* EXERCISE *
Only the line containing "A ∪ B decompose?" and the lines after it, through the end of the entries, should be output exactly.

>>>>

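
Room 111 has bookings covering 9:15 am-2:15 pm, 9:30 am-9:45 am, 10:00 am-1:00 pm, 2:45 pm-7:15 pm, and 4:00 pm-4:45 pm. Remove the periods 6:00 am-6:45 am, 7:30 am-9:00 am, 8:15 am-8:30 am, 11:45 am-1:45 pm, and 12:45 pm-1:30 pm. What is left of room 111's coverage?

Merge the first list: 9:15 am-2:15 pm, 2:45 pm-7:15 pm.
Merge the second list: 6:00 am-6:45 am, 7:30 am-9:00 am, 11:45 am-1:45 pm.
9:15 am-2:15 pm with B removed leaves 9:15 am-11:45 am, 1:45 pm-2:15 pm.
2:45 pm-7:15 pm is untouched.

9:15 am-11:45 am, 1:45 pm-2:15 pm, 2:45 pm-7:15 pm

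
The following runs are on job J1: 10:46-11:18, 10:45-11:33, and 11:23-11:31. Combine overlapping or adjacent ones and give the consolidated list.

10:45-11:33

Sort by start: 10:45-11:33, 10:46-11:18, 11:23-11:31.
10:46-11:18 overlaps/touches 10:45-11:33 → extend to 10:45-11:33.
11:23-11:31 overlaps/touches 10:45-11:33 → extend to 10:45-11:33.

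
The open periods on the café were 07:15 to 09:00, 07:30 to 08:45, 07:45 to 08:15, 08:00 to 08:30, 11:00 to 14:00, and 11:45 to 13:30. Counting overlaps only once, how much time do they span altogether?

Merged: 07:15-09:00, 11:00-14:00.
Lengths: 1 h 45 min + 3 h = 4 h 45 min.

4 h 45 min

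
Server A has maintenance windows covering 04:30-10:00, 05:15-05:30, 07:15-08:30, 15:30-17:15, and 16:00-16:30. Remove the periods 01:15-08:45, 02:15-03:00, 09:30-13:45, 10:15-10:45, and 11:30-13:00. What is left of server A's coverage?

A, merged: 04:30–10:00, 15:30–17:15.
B, merged: 01:15–08:45, 09:30–13:45.
04:30–10:00 \ B = 08:45–09:30.
15:30–17:15: nothing removed.

08:45–09:30, 15:30–17:15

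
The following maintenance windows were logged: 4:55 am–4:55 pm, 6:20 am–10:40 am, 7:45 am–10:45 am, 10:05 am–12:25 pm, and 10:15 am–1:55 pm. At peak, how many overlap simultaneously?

5

Sweep endpoints in order; track running count of active intervals.
Peak of 5 reached at 10:15 am.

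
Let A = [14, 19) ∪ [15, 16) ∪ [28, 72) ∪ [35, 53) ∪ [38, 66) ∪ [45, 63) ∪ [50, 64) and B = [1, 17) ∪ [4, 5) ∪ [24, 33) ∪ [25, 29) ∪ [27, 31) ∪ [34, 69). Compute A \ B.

A, merged: [14, 19), [28, 72).
B, merged: [1, 17), [24, 33), [34, 69).
[14, 19) with B removed leaves [17, 19).
[28, 72) with B removed leaves [33, 34), [69, 72).

[17, 19) ∪ [33, 34) ∪ [69, 72)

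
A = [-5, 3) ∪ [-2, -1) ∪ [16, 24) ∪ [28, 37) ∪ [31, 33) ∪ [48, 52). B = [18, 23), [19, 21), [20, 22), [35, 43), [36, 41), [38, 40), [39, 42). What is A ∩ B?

Merge the first list: [-5, 3), [16, 24), [28, 37), [48, 52).
Merge the second list: [18, 23), [35, 43).
[-5, 3) meets no B interval.
[16, 24) ∩ B → [18, 23).
[28, 37) ∩ B → [35, 37).
[48, 52) meets no B interval.

[18, 23) ∪ [35, 37)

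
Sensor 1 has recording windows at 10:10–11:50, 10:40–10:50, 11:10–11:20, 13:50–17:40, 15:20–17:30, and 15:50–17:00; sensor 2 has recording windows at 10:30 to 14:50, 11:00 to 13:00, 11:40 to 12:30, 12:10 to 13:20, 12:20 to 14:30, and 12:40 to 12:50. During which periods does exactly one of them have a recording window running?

10:10–10:30, 11:50–13:50, 14:50–17:40

Merge the first list: 10:10–11:50, 13:50–17:40.
Merge the second list: 10:30–14:50.
Only in the first: 10:10–10:30, 14:50–17:40.
Only in the second: 11:50–13:50.
Together these are the periods covered by exactly one.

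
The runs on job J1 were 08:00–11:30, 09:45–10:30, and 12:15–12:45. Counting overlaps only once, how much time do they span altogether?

Merged: 08:00-11:30, 12:15-12:45.
Lengths: 3 h 30 min + 30 min = 4 h.

4 h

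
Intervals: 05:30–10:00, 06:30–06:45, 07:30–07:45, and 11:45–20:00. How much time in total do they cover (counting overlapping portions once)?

Merged: 05:30–10:00, 11:45–20:00.
Lengths: 4 h 30 min + 8 h 15 min = 12 h 45 min.

12 h 45 min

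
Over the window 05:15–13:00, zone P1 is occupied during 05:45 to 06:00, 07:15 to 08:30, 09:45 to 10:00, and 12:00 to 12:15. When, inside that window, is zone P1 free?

05:15–05:45, 06:00–07:15, 08:30–09:45, 10:00–12:00, 12:15–13:00

The merged coverage is 05:45–06:00, 07:15–08:30, 09:45–10:00, 12:00–12:15.
Uncovered inside 05:15–13:00: 05:15–05:45, 06:00–07:15, 08:30–09:45, 10:00–12:00, 12:15–13:00.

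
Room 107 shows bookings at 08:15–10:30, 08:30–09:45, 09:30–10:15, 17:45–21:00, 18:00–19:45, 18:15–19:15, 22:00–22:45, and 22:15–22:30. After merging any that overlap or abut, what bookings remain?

08:30-09:45 overlaps/touches 08:15-10:30 → extend to 08:15-10:30.
09:30-10:15 overlaps/touches 08:15-10:30 → extend to 08:15-10:30.
17:45-21:00 is disjoint → start new block.
18:00-19:45 overlaps/touches 17:45-21:00 → extend to 17:45-21:00.
18:15-19:15 overlaps/touches 17:45-21:00 → extend to 17:45-21:00.
22:00-22:45 is disjoint → start new block.
22:15-22:30 overlaps/touches 22:00-22:45 → extend to 22:00-22:45.

08:15-10:30, 17:45-21:00, 22:00-22:45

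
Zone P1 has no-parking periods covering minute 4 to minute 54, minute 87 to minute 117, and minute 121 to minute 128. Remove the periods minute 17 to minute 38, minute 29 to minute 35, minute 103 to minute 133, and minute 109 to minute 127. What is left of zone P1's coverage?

Second set merges to minute 17 to minute 38, minute 103 to minute 133.
minute 4 to minute 54 minus B → minute 4 to minute 17, minute 38 to minute 54.
minute 87 to minute 117 minus B → minute 87 to minute 103.
minute 121 to minute 128: fully covered by B → removed.

minute 4 to minute 17, minute 38 to minute 54, minute 87 to minute 103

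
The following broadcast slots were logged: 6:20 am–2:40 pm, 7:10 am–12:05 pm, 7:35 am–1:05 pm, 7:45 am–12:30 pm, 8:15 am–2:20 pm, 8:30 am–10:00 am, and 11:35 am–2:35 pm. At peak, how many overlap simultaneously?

Sweep endpoints in order; track running count of active intervals.
Peak of 6 reached at 8:30 am.

6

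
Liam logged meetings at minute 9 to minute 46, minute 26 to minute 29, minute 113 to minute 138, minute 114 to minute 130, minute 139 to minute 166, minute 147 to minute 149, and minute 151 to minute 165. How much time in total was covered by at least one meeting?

89 minutes

Merged: minute 9 to minute 46, minute 113 to minute 138, minute 139 to minute 166.
Lengths: 37 minutes + 25 minutes + 27 minutes = 89 minutes.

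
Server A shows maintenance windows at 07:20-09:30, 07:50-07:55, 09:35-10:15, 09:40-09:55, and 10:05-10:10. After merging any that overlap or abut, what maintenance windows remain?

07:50–07:55 overlaps/touches 07:20–09:30 → extend to 07:20–09:30.
09:35–10:15 is disjoint → start new block.
09:40–09:55 overlaps/touches 09:35–10:15 → extend to 09:35–10:15.
10:05–10:10 overlaps/touches 09:35–10:15 → extend to 09:35–10:15.

07:20–09:30, 09:35–10:15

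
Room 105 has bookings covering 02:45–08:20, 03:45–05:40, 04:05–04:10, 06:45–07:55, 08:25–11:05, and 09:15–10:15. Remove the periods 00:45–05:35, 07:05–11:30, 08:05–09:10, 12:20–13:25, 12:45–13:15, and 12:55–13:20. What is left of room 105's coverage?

First set merges to 02:45–08:20, 08:25–11:05.
Second set merges to 00:45–05:35, 07:05–11:30, 12:20–13:25.
02:45–08:20 minus B → 05:35–07:05.
08:25–11:05: fully covered by B → removed.

05:35–07:05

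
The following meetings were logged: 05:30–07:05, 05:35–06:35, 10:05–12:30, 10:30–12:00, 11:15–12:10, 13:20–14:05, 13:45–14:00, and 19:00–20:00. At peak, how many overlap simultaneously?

At 11:15, 3 of the intervals are simultaneously active.
No point has more.

3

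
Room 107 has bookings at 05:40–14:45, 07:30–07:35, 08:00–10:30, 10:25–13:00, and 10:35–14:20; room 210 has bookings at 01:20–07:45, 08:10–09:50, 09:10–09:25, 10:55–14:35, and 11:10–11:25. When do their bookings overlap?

First set merges to 05:40-14:45.
Second set merges to 01:20-07:45, 08:10-09:50, 10:55-14:35.
05:40-14:45 meets the second set on 05:40-07:45, 08:10-09:50, 10:55-14:35.

05:40-07:45, 08:10-09:50, 10:55-14:35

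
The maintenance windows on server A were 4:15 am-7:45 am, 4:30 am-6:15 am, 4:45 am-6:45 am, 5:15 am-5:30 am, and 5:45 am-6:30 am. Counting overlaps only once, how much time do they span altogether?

3 h 30 min

Merged: 4:15 am–7:45 am.
Length: 3 h 30 min.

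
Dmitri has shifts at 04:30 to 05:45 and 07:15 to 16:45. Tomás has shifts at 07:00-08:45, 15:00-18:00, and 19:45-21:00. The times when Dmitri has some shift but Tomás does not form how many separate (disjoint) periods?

2

A \ B = 04:30–05:45, 08:45–15:00.
That is 2 disjoint pieces.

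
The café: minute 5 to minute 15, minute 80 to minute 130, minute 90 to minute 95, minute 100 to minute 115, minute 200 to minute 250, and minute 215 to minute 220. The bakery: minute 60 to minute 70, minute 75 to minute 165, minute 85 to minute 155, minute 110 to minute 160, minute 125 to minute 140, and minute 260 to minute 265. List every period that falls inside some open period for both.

Merge the first list: minute 5 to minute 15, minute 80 to minute 130, minute 200 to minute 250.
Merge the second list: minute 60 to minute 70, minute 75 to minute 165, minute 260 to minute 265.
minute 5 to minute 15: no overlap with the second set.
minute 80 to minute 130 meets the second set on minute 80 to minute 130.
minute 200 to minute 250: no overlap with the second set.

minute 80 to minute 130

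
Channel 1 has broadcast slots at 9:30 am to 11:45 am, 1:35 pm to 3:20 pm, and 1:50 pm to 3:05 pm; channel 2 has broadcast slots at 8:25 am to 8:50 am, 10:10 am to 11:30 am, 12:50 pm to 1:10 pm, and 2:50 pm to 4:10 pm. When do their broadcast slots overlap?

A, merged: 9:30 am–11:45 am, 1:35 pm–3:20 pm.
9:30 am–11:45 am overlaps B on 10:10 am–11:30 am.
1:35 pm–3:20 pm overlaps B on 2:50 pm–3:20 pm.

10:10 am–11:30 am, 2:50 pm–3:20 pm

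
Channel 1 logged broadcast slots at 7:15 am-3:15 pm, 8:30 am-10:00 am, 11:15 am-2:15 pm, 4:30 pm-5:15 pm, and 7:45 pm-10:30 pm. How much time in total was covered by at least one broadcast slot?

Merged: 7:15 am–3:15 pm, 4:30 pm–5:15 pm, 7:45 pm–10:30 pm.
Lengths: 8 h + 45 min + 2 h 45 min = 11 h 30 min.

11 h 30 min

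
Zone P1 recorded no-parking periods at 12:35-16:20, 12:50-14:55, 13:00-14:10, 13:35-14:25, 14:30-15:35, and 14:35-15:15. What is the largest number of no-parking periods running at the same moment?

At 13:35, 4 of the intervals are simultaneously active.
No point has more.

4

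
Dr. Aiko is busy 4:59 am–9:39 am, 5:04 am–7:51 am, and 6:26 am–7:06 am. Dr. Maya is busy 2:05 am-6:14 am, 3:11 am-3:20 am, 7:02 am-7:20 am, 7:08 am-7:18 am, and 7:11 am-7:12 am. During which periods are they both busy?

First set merges to 4:59 am-9:39 am.
Second set merges to 2:05 am-6:14 am, 7:02 am-7:20 am.
4:59 am-9:39 am ∩ B → 4:59 am-6:14 am, 7:02 am-7:20 am.

4:59 am-6:14 am, 7:02 am-7:20 am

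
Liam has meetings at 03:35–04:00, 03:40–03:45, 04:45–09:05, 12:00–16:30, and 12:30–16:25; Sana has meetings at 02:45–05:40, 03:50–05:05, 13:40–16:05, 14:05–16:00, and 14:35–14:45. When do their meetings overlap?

03:35–04:00, 04:45–05:40, 13:40–16:05

Merge the first list: 03:35–04:00, 04:45–09:05, 12:00–16:30.
Merge the second list: 02:45–05:40, 13:40–16:05.
03:35–04:00 ∩ B → 03:35–04:00.
04:45–09:05 ∩ B → 04:45–05:40.
12:00–16:30 ∩ B → 13:40–16:05.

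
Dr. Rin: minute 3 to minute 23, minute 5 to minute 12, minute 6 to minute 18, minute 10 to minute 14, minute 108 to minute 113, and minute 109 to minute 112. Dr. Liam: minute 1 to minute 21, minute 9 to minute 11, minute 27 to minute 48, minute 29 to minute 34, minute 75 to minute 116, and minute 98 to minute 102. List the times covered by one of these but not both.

First set merges to minute 3 to minute 23, minute 108 to minute 113.
Second set merges to minute 1 to minute 21, minute 27 to minute 48, minute 75 to minute 116.
A \ B = minute 21 to minute 23.
B \ A = minute 1 to minute 3, minute 27 to minute 48, minute 75 to minute 108, minute 113 to minute 116.
Union of the two gives the symmetric difference.

minute 1 to minute 3, minute 21 to minute 23, minute 27 to minute 48, minute 75 to minute 108, minute 113 to minute 116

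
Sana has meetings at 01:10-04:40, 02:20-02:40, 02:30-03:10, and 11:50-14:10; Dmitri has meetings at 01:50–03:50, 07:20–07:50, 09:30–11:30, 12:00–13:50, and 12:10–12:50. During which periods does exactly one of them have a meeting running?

01:10–01:50, 03:50–04:40, 07:20–07:50, 09:30–11:30, 11:50–12:00, 13:50–14:10

First set merges to 01:10–04:40, 11:50–14:10.
Second set merges to 01:50–03:50, 07:20–07:50, 09:30–11:30, 12:00–13:50.
Only in the first: 01:10–01:50, 03:50–04:40, 11:50–12:00, 13:50–14:10.
Only in the second: 07:20–07:50, 09:30–11:30.
Together these are the periods covered by exactly one.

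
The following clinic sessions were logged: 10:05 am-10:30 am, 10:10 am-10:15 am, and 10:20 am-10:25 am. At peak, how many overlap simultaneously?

At 10:10 am, 2 of the intervals are simultaneously active.
No point has more.

2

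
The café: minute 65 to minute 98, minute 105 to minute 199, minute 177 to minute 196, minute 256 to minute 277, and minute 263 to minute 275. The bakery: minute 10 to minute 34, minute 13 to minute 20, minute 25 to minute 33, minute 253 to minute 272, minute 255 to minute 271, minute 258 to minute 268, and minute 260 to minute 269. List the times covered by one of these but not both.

Merge the first list: minute 65 to minute 98, minute 105 to minute 199, minute 256 to minute 277.
Merge the second list: minute 10 to minute 34, minute 253 to minute 272.
A \ B = minute 65 to minute 98, minute 105 to minute 199, minute 272 to minute 277.
B \ A = minute 10 to minute 34, minute 253 to minute 256.
Union of the two gives the symmetric difference.

minute 10 to minute 34, minute 65 to minute 98, minute 105 to minute 199, minute 253 to minute 256, minute 272 to minute 277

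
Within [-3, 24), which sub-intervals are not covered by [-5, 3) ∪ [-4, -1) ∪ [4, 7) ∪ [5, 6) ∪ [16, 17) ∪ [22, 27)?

After merging, the occupied span is [-5, 3), [4, 7), [16, 17), [22, 27).
Complement within [-3, 24): [3, 4), [7, 16), [17, 22).

[3, 4) ∪ [7, 16) ∪ [17, 22)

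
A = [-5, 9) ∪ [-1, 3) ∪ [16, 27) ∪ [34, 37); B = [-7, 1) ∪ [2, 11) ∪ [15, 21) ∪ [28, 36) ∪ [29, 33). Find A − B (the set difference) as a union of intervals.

Merge the first list: [-5, 9), [16, 27), [34, 37).
Merge the second list: [-7, 1), [2, 11), [15, 21), [28, 36).
[-5, 9) minus B → [1, 2).
[16, 27) minus B → [21, 27).
[34, 37) minus B → [36, 37).

[1, 2) ∪ [21, 27) ∪ [36, 37)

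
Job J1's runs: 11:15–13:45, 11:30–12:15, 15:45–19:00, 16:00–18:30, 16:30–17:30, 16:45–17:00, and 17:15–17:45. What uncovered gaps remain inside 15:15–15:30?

15:15–15:30

After merging, the occupied span is 11:15–13:45, 15:45–19:00.
Gaps within 15:15–15:30: 15:15–15:30.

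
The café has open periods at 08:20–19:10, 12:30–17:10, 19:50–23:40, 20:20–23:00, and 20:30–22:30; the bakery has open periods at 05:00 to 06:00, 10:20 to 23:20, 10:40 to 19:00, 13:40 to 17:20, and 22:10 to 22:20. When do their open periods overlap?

10:20-19:10, 19:50-23:20

Merge the first list: 08:20-19:10, 19:50-23:40.
Merge the second list: 05:00-06:00, 10:20-23:20.
08:20-19:10 meets the second set on 10:20-19:10.
19:50-23:40 meets the second set on 19:50-23:20.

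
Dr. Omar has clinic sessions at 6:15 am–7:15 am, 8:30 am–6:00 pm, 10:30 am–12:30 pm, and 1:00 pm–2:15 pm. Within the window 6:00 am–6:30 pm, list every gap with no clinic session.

After merging, the occupied span is 6:15 am–7:15 am, 8:30 am–6:00 pm.
Complement within 6:00 am–6:30 pm: 6:00 am–6:15 am, 7:15 am–8:30 am, 6:00 pm–6:30 pm.

6:00 am–6:15 am, 7:15 am–8:30 am, 6:00 pm–6:30 pm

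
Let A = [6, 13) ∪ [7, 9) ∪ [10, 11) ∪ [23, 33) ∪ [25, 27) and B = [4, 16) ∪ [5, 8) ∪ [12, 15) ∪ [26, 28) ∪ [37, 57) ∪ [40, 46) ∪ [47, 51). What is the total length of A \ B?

8

A, merged: [6, 13), [23, 33).
B, merged: [4, 16), [26, 28), [37, 57).
A \ B = [23, 26), [28, 33).
Total: 3 + 5 = 8.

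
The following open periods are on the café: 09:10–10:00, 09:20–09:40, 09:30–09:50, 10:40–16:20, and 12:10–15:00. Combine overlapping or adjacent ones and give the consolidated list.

09:20–09:40 overlaps/touches 09:10–10:00 → extend to 09:10–10:00.
09:30–09:50 overlaps/touches 09:10–10:00 → extend to 09:10–10:00.
10:40–16:20 is disjoint → start new block.
12:10–15:00 overlaps/touches 10:40–16:20 → extend to 10:40–16:20.

09:10–10:00, 10:40–16:20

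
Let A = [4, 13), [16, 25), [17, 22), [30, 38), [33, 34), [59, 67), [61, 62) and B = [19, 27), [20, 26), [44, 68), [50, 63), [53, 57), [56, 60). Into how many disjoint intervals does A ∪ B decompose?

4

A, merged: [4, 13), [16, 25), [30, 38), [59, 67).
B, merged: [19, 27), [44, 68).
A ∪ B = [4, 13), [16, 27), [30, 38), [44, 68).
That is 4 disjoint pieces.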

<<<<

* YOUR SOLUTION *
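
Let A = [4, 13), [16, 25), [17, 22), [30, 38), [33, 34), [59, 67), [61, 62) and B = [19, 27), [20, 26), [44, 68), [50, 63), [53, 57), [56, 60). Into how many disjoint intervals does A ∪ B decompose?

4

A, merged: [4, 13), [16, 25), [30, 38), [59, 67).
B, merged: [19, 27), [44, 68).
A ∪ B = [4, 13), [16, 27), [30, 38), [44, 68).
That is 4 disjoint pieces.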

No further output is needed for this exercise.